DIRECTIONS:
Transcribe all records exactly.

*** RAW DATA Section Begins ***

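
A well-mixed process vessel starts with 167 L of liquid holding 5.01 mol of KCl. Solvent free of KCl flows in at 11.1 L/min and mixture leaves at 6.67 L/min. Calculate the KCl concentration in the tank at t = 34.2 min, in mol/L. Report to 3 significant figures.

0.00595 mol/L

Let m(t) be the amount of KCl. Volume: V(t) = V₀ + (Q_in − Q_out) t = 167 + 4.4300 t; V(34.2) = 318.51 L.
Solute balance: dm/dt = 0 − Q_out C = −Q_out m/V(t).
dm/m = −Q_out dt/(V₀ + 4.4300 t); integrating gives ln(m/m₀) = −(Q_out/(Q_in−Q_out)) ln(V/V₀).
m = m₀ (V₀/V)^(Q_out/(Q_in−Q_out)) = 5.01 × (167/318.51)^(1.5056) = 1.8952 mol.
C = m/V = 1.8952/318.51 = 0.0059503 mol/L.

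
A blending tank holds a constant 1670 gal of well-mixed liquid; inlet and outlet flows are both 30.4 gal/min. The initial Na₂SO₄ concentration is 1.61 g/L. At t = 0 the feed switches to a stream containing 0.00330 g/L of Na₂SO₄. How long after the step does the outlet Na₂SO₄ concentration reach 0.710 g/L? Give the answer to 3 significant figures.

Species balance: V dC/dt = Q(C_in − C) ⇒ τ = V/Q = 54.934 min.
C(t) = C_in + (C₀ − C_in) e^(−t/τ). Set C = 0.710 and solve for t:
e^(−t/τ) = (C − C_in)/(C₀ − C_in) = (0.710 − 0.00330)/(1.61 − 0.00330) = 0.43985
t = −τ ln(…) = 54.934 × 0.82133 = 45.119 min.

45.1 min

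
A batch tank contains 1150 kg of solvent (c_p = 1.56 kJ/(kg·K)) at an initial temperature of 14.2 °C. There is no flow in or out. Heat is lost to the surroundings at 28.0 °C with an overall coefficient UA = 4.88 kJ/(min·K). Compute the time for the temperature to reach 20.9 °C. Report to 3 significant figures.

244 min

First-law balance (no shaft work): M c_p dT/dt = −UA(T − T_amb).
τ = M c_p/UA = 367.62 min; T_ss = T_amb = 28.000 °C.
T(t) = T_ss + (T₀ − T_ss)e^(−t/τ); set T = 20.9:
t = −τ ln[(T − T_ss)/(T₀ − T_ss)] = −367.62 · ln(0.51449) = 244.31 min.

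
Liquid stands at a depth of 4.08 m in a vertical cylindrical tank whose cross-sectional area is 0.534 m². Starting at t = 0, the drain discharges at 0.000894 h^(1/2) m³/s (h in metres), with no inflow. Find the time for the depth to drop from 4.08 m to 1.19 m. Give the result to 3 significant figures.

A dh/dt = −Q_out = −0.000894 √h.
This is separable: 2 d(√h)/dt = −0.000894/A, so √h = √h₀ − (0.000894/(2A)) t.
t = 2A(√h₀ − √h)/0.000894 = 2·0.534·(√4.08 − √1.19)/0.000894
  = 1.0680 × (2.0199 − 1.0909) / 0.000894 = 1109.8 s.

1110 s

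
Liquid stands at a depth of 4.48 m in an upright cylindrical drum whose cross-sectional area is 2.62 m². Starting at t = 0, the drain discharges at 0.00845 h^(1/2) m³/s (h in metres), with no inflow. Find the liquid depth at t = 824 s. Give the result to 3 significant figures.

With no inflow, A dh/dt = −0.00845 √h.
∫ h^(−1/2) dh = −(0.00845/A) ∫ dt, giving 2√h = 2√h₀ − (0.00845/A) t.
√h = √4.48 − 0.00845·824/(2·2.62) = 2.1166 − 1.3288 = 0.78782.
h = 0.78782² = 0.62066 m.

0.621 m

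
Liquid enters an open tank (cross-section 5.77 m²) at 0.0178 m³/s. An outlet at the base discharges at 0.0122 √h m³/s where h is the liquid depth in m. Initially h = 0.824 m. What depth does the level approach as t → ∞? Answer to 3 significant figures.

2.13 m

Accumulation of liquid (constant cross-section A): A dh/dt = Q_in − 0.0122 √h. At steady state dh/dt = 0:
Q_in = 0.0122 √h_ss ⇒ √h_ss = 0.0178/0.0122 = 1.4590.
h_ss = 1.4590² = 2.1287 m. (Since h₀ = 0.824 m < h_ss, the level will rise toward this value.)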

*** RAW DATA Section Ends ***

TASK SOLUTION:
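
A well-mixed process vessel starts with 167 L of liquid holding 5.01 mol of KCl. Solvent free of KCl flows in at 11.1 L/min and mixture leaves at 6.67 L/min. Calculate the KCl concentration in the tank at t = 34.2 min, in mol/L. Report to 3 significant figures.

0.00595 mol/L

Let m(t) be the amount of KCl. Volume: V(t) = V₀ + (Q_in − Q_out) t = 167 + 4.4300 t; V(34.2) = 318.51 L.
Solute balance: dm/dt = 0 − Q_out C = −Q_out m/V(t).
dm/m = −Q_out dt/(V₀ + 4.4300 t); integrating gives ln(m/m₀) = −(Q_out/(Q_in−Q_out)) ln(V/V₀).
m = m₀ (V₀/V)^(Q_out/(Q_in−Q_out)) = 5.01 × (167/318.51)^(1.5056) = 1.8952 mol.
C = m/V = 1.8952/318.51 = 0.0059503 mol/L.

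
A blending tank holds a constant 1670 gal of well-mixed liquid; inlet and outlet flows are both 30.4 gal/min. The initial Na₂SO₄ concentration is 1.61 g/L. At t = 0 the feed switches to a stream containing 0.00330 g/L of Na₂SO₄. How long after the step does the outlet Na₂SO₄ concentration reach 0.710 g/L? Give the answer to 3 significant figures.

Species balance: V dC/dt = Q(C_in − C) ⇒ τ = V/Q = 54.934 min.
C(t) = C_in + (C₀ − C_in) e^(−t/τ). Set C = 0.710 and solve for t:
e^(−t/τ) = (C − C_in)/(C₀ − C_in) = (0.710 − 0.00330)/(1.61 − 0.00330) = 0.43985
t = −τ ln(…) = 54.934 × 0.82133 = 45.119 min.

45.1 min

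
A batch tank contains 1150 kg of solvent (c_p = 1.56 kJ/(kg·K)) at an initial temperature of 14.2 °C. There is no flow in or out. Heat is lost to the surroundings at 28.0 °C with an overall coefficient UA = 4.88 kJ/(min·K). Compute the time for the temperature to reach 20.9 °C. Report to 3 significant figures.

244 min

First-law balance (no shaft work): M c_p dT/dt = −UA(T − T_amb).
τ = M c_p/UA = 367.62 min; T_ss = T_amb = 28.000 °C.
T(t) = T_ss + (T₀ − T_ss)e^(−t/τ); set T = 20.9:
t = −τ ln[(T − T_ss)/(T₀ − T_ss)] = −367.62 · ln(0.51449) = 244.31 min.

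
Liquid stands at a depth of 4.08 m in a vertical cylindrical tank whose cross-sectional area is 0.534 m². Starting at t = 0, the drain discharges at 0.000894 h^(1/2) m³/s (h in metres), with no inflow. Find the time for the depth to drop from 4.08 m to 1.19 m. Give the result to 3 significant figures.

A dh/dt = −Q_out = −0.000894 √h.
This is separable: 2 d(√h)/dt = −0.000894/A, so √h = √h₀ − (0.000894/(2A)) t.
t = 2A(√h₀ − √h)/0.000894 = 2·0.534·(√4.08 − √1.19)/0.000894
  = 1.0680 × (2.0199 − 1.0909) / 0.000894 = 1109.8 s.

1110 s

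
Liquid stands at a depth of 4.48 m in an upright cylindrical drum whose cross-sectional area is 2.62 m². Starting at t = 0, the drain discharges at 0.00845 h^(1/2) m³/s (h in metres), with no inflow. Find the liquid depth at t = 824 s. Give the result to 3 significant figures.

With no inflow, A dh/dt = −0.00845 √h.
∫ h^(−1/2) dh = −(0.00845/A) ∫ dt, giving 2√h = 2√h₀ − (0.00845/A) t.
√h = √4.48 − 0.00845·824/(2·2.62) = 2.1166 − 1.3288 = 0.78782.
h = 0.78782² = 0.62066 m.

0.621 m

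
Liquid enters an open tank (cross-section 5.77 m²) at 0.0178 m³/s. An outlet at the base discharges at 0.0122 √h m³/s where h is the liquid depth in m. Initially h = 0.824 m. What depth does the level approach as t → ∞? Answer to 3 significant figures.

2.13 m

Accumulation of liquid (constant cross-section A): A dh/dt = Q_in − 0.0122 √h. At steady state dh/dt = 0:
Q_in = 0.0122 √h_ss ⇒ √h_ss = 0.0178/0.0122 = 1.4590.
h_ss = 1.4590² = 2.1287 m. (Since h₀ = 0.824 m < h_ss, the level will rise toward this value.)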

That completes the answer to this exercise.